-------- STUDY MATERIAL

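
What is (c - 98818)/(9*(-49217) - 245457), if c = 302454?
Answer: -101818/344205 ≈ -0.29581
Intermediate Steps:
(c - 98818)/(9*(-49217) - 245457) = (302454 - 98818)/(9*(-49217) - 245457) = 203636/(-442953 - 245457) = 203636/(-688410) = 203636*(-1/688410) = -101818/344205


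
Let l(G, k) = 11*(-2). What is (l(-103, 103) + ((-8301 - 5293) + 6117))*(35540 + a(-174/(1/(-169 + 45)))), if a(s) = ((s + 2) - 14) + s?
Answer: -590021320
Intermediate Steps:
l(G, k) = -22
a(s) = -12 + 2*s (a(s) = ((2 + s) - 14) + s = (-12 + s) + s = -12 + 2*s)
(l(-103, 103) + ((-8301 - 5293) + 6117))*(35540 + a(-174/(1/(-169 + 45)))) = (-22 + ((-8301 - 5293) + 6117))*(35540 + (-12 + 2*(-174/(1/(-169 + 45))))) = (-22 + (-13594 + 6117))*(35540 + (-12 + 2*(-174/(1/(-124))))) = (-22 - 7477)*(35540 + (-12 + 2*(-174/(-1/124)))) = -7499*(35540 + (-12 + 2*(-174*(-124)))) = -7499*(35540 + (-12 + 2*21576)) = -7499*(35540 + (-12 + 43152)) = -7499*(35540 + 43140) = -7499*78680 = -590021320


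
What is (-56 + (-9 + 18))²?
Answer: 2209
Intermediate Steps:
(-56 + (-9 + 18))² = (-56 + 9)² = (-47)² = 2209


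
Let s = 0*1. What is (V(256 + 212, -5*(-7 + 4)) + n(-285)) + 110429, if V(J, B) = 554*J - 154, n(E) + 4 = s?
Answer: 369543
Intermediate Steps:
s = 0
n(E) = -4 (n(E) = -4 + 0 = -4)
V(J, B) = -154 + 554*J
(V(256 + 212, -5*(-7 + 4)) + n(-285)) + 110429 = ((-154 + 554*(256 + 212)) - 4) + 110429 = ((-154 + 554*468) - 4) + 110429 = ((-154 + 259272) - 4) + 110429 = (259118 - 4) + 110429 = 259114 + 110429 = 369543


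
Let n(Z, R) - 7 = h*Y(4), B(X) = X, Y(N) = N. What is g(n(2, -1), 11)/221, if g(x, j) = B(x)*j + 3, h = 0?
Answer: 80/221 ≈ 0.36199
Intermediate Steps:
n(Z, R) = 7 (n(Z, R) = 7 + 0*4 = 7 + 0 = 7)
g(x, j) = 3 + j*x (g(x, j) = x*j + 3 = j*x + 3 = 3 + j*x)
g(n(2, -1), 11)/221 = (3 + 11*7)/221 = (3 + 77)*(1/221) = 80*(1/221) = 80/221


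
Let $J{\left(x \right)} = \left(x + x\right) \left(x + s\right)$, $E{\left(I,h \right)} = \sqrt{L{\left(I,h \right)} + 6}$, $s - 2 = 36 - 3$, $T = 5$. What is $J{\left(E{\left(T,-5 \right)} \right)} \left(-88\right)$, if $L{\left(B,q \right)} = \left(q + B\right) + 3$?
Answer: $-20064$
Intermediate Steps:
$L{\left(B,q \right)} = 3 + B + q$ ($L{\left(B,q \right)} = \left(B + q\right) + 3 = 3 + B + q$)
$s = 35$ ($s = 2 + \left(36 - 3\right) = 2 + 33 = 35$)
$E{\left(I,h \right)} = \sqrt{9 + I + h}$ ($E{\left(I,h \right)} = \sqrt{\left(3 + I + h\right) + 6} = \sqrt{9 + I + h}$)
$J{\left(x \right)} = 2 x \left(35 + x\right)$ ($J{\left(x \right)} = \left(x + x\right) \left(x + 35\right) = 2 x \left(35 + x\right)$)
$J{\left(E{\left(T,-5 \right)} \right)} \left(-88\right) = 2 \sqrt{9 + 5 - 5} \left(35 + \sqrt{9 + 5 - 5}\right) \left(-88\right) = 2 \sqrt{9} \left(35 + \sqrt{9}\right) \left(-88\right) = 2 \cdot 3 \left(35 + 3\right) \left(-88\right) = 2 \cdot 3 \cdot 38 \left(-88\right) = 228 \left(-88\right) = -20064$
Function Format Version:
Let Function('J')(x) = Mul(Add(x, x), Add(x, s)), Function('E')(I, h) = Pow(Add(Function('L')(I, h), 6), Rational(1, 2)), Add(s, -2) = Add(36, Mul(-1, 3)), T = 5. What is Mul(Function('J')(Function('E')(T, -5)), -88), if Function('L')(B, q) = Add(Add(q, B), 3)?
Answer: -20064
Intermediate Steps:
Function('L')(B, q) = Add(3, B, q) (Function('L')(B, q) = Add(Add(B, q), 3) = Add(3, B, q))
s = 35 (s = Add(2, Add(36, Mul(-1, 3))) = Add(2, Add(36, -3)) = Add(2, 33) = 35)
Function('E')(I, h) = Pow(Add(9, I, h), Rational(1, 2)) (Function('E')(I, h) = Pow(Add(Add(3, I, h), 6), Rational(1, 2)) = Pow(Add(9, I, h), Rational(1, 2)))
Function('J')(x) = Mul(2, x, Add(35, x)) (Function('J')(x) = Mul(Add(x, x), Add(x, 35)) = Mul(Mul(2, x), Add(35, x)) = Mul(2, x, Add(35, x)))
Mul(Function('J')(Function('E')(T, -5)), -88) = Mul(Mul(2, Pow(Add(9, 5, -5), Rational(1, 2)), Add(35, Pow(Add(9, 5, -5), Rational(1, 2)))), -88) = Mul(Mul(2, Pow(9, Rational(1, 2)), Add(35, Pow(9, Rational(1, 2)))), -88) = Mul(Mul(2, 3, Add(35, 3)), -88) = Mul(Mul(2, 3, 38), -88) = Mul(228, -88) = -20064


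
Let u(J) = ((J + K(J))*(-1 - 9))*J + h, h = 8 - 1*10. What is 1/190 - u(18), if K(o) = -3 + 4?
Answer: 650181/190 ≈ 3422.0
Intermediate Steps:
K(o) = 1
h = -2 (h = 8 - 10 = -2)
u(J) = -2 + J*(-10 - 10*J) (u(J) = ((J + 1)*(-1 - 9))*J - 2 = ((1 + J)*(-10))*J - 2 = (-10 - 10*J)*J - 2 = J*(-10 - 10*J) - 2 = -2 + J*(-10 - 10*J))
1/190 - u(18) = 1/190 - (-2 - 10*18 - 10*18²) = 1/190 - (-2 - 180 - 10*324) = 1/190 - (-2 - 180 - 3240) = 1/190 - 1*(-3422) = 1/190 + 3422 = 650181/190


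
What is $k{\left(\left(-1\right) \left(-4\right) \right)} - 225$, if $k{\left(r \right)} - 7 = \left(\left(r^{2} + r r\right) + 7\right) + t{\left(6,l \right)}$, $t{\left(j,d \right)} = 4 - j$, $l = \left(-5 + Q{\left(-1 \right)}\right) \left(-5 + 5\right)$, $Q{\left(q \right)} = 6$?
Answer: $-181$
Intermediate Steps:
$l = 0$ ($l = \left(-5 + 6\right) \left(-5 + 5\right) = 1 \cdot 0 = 0$)
$k{\left(r \right)} = 12 + 2 r^{2}$ ($k{\left(r \right)} = 7 + \left(\left(\left(r^{2} + r r\right) + 7\right) + \left(4 - 6\right)\right) = 7 + \left(\left(\left(r^{2} + r^{2}\right) + 7\right) + \left(4 - 6\right)\right) = 7 + \left(\left(2 r^{2} + 7\right) - 2\right) = 7 + \left(\left(7 + 2 r^{2}\right) - 2\right) = 7 + \left(5 + 2 r^{2}\right) = 12 + 2 r^{2}$)
$k{\left(\left(-1\right) \left(-4\right) \right)} - 225 = \left(12 + 2 \left(\left(-1\right) \left(-4\right)\right)^{2}\right) - 225 = \left(12 + 2 \cdot 4^{2}\right) - 225 = \left(12 + 2 \cdot 16\right) - 225 = \left(12 + 32\right) - 225 = 44 - 225 = -181$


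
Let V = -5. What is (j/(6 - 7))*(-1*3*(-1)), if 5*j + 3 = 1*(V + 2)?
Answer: 18/5 ≈ 3.6000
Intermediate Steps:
j = -6/5 (j = -⅗ + (1*(-5 + 2))/5 = -⅗ + (1*(-3))/5 = -⅗ + (⅕)*(-3) = -⅗ - ⅗ = -6/5 ≈ -1.2000)
(j/(6 - 7))*(-1*3*(-1)) = (-6/(5*(6 - 7)))*(-1*3*(-1)) = (-6/5/(-1))*(-3*(-1)) = -6/5*(-1)*3 = (6/5)*3 = 18/5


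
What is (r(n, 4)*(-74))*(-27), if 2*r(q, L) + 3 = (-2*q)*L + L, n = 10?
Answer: -78921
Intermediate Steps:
r(q, L) = -3/2 + L/2 - L*q (r(q, L) = -3/2 + ((-2*q)*L + L)/2 = -3/2 + (-2*L*q + L)/2 = -3/2 + (L - 2*L*q)/2 = -3/2 + (L/2 - L*q) = -3/2 + L/2 - L*q)
(r(n, 4)*(-74))*(-27) = ((-3/2 + (1/2)*4 - 1*4*10)*(-74))*(-27) = ((-3/2 + 2 - 40)*(-74))*(-27) = -79/2*(-74)*(-27) = 2923*(-27) = -78921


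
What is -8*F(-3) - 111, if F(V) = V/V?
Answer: -119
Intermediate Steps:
F(V) = 1
-8*F(-3) - 111 = -8*1 - 111 = -8 - 111 = -119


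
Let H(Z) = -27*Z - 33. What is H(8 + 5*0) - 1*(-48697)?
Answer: 48448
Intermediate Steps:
H(Z) = -33 - 27*Z
H(8 + 5*0) - 1*(-48697) = (-33 - 27*(8 + 5*0)) - 1*(-48697) = (-33 - 27*(8 + 0)) + 48697 = (-33 - 27*8) + 48697 = (-33 - 216) + 48697 = -249 + 48697 = 48448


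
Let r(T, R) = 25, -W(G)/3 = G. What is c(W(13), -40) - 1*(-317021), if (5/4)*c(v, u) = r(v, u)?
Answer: 317041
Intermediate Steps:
W(G) = -3*G
c(v, u) = 20 (c(v, u) = (⅘)*25 = 20)
c(W(13), -40) - 1*(-317021) = 20 - 1*(-317021) = 20 + 317021 = 317041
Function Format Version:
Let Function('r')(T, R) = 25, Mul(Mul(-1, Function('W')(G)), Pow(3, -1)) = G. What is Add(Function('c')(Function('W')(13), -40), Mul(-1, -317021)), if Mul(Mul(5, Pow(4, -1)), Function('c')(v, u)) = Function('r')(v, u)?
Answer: 317041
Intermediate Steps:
Function('W')(G) = Mul(-3, G)
Function('c')(v, u) = 20 (Function('c')(v, u) = Mul(Rational(4, 5), 25) = 20)
Add(Function('c')(Function('W')(13), -40), Mul(-1, -317021)) = Add(20, Mul(-1, -317021)) = Add(20, 317021) = 317041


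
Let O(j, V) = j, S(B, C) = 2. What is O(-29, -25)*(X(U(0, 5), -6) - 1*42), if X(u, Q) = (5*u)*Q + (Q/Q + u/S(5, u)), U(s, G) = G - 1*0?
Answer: 10933/2 ≈ 5466.5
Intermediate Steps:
U(s, G) = G (U(s, G) = G + 0 = G)
X(u, Q) = 1 + u/2 + 5*Q*u (X(u, Q) = (5*u)*Q + (Q/Q + u/2) = 5*Q*u + (1 + u*(½)) = 5*Q*u + (1 + u/2) = 1 + u/2 + 5*Q*u)
O(-29, -25)*(X(U(0, 5), -6) - 1*42) = -29*((1 + (½)*5 + 5*(-6)*5) - 1*42) = -29*((1 + 5/2 - 150) - 42) = -29*(-293/2 - 42) = -29*(-377/2) = 10933/2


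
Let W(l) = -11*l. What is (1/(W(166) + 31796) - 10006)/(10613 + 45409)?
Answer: -299879819/1678979340 ≈ -0.17861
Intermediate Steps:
(1/(W(166) + 31796) - 10006)/(10613 + 45409) = (1/(-11*166 + 31796) - 10006)/(10613 + 45409) = (1/(-1826 + 31796) - 10006)/56022 = (1/29970 - 10006)*(1/56022) = -299879819/29970*1/56022 = -299879819/1678979340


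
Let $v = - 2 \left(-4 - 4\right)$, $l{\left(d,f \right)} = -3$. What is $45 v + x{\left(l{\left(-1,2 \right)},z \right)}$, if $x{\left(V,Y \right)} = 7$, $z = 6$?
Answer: $727$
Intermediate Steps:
$v = 16$ ($v = \left(-2\right) \left(-8\right) = 16$)
$45 v + x{\left(l{\left(-1,2 \right)},z \right)} = 45 \cdot 16 + 7 = 720 + 7 = 727$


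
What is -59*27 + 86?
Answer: -1507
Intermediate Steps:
-59*27 + 86 = -1593 + 86 = -1507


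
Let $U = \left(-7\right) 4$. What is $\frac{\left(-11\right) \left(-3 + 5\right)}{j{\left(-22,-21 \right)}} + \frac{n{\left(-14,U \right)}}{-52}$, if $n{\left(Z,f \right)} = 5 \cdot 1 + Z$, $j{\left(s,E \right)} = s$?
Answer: $\frac{61}{52} \approx 1.1731$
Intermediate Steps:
$U = -28$
$n{\left(Z,f \right)} = 5 + Z$
$\frac{\left(-11\right) \left(-3 + 5\right)}{j{\left(-22,-21 \right)}} + \frac{n{\left(-14,U \right)}}{-52} = \frac{\left(-11\right) \left(-3 + 5\right)}{-22} + \frac{5 - 14}{-52} = \left(-11\right) 2 \left(- \frac{1}{22}\right) - - \frac{9}{52} = \left(-22\right) \left(- \frac{1}{22}\right) + \frac{9}{52} = 1 + \frac{9}{52} = \frac{61}{52}$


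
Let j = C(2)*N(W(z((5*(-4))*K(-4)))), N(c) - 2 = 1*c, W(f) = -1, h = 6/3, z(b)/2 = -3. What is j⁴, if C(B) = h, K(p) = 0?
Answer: 16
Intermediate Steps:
z(b) = -6 (z(b) = 2*(-3) = -6)
h = 2 (h = 6*(⅓) = 2)
C(B) = 2
N(c) = 2 + c (N(c) = 2 + 1*c = 2 + c)
j = 2 (j = 2*(2 - 1) = 2*1 = 2)
j⁴ = 2⁴ = 16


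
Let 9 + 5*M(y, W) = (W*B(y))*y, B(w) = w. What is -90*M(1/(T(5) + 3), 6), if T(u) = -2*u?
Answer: 7830/49 ≈ 159.80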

----------------

WHAT TO WORK ON ->
Which lines above run from the one containing "Answer: -590021320" to the one containing "Answer: 369543"? Give them again exactly, both ends included.

OUTPUT FOR THIS EXERCISE ->
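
Answer: -590021320
Intermediate Steps:
l(G, k) = -22
a(s) = -12 + 2*s (a(s) = ((2 + s) - 14) + s = (-12 + s) + s = -12 + 2*s)
(l(-103, 103) + ((-8301 - 5293) + 6117))*(35540 + a(-174/(1/(-169 + 45)))) = (-22 + ((-8301 - 5293) + 6117))*(35540 + (-12 + 2*(-174/(1/(-169 + 45))))) = (-22 + (-13594 + 6117))*(35540 + (-12 + 2*(-174/(1/(-124))))) = (-22 - 7477)*(35540 + (-12 + 2*(-174/(-1/124)))) = -7499*(35540 + (-12 + 2*(-174*(-124)))) = -7499*(35540 + (-12 + 2*21576)) = -7499*(35540 + (-12 + 43152)) = -7499*(35540 + 43140) = -7499*78680 = -590021320


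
What is (-56 + (-9 + 18))²?
Answer: 2209
Intermediate Steps:
(-56 + (-9 + 18))² = (-56 + 9)² = (-47)² = 2209


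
Let s = 0*1. What is (V(256 + 212, -5*(-7 + 4)) + n(-285)) + 110429, if V(J, B) = 554*J - 154, n(E) + 4 = s?
Answer: 369543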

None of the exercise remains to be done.